* THE TASK
Exactly as written, output each of the entries below.

++++ MATERIAL FOR THE TASK ++++

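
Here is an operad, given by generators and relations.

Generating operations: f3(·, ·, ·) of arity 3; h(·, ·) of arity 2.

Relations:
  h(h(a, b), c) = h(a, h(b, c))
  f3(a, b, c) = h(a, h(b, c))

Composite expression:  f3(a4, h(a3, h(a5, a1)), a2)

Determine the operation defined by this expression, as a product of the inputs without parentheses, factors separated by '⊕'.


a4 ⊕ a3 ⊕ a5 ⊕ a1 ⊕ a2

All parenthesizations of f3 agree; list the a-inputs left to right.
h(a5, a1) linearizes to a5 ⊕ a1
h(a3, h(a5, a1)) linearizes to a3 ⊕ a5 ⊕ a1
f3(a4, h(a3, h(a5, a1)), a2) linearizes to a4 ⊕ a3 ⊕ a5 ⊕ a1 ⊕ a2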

++++

* RESULT OF THE EXERCISE
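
Here is an operad, given by generators and relations.

Generating operations: f3(·, ·, ·) of arity 3; h(·, ·) of arity 2.

Relations:
  h(h(a, b), c) = h(a, h(b, c))
  f3(a, b, c) = h(a, h(b, c))

Composite expression:  f3(a4, h(a3, h(a5, a1)), a2)

Determine the operation defined by this expression, as a product of the inputs without parentheses, factors separated by '⊕'.


a4 ⊕ a3 ⊕ a5 ⊕ a1 ⊕ a2

All parenthesizations of f3 agree; list the a-inputs left to right.
h(a5, a1) linearizes to a5 ⊕ a1
h(a3, h(a5, a1)) linearizes to a3 ⊕ a5 ⊕ a1
f3(a4, h(a3, h(a5, a1)), a2) linearizes to a4 ⊕ a3 ⊕ a5 ⊕ a1 ⊕ a2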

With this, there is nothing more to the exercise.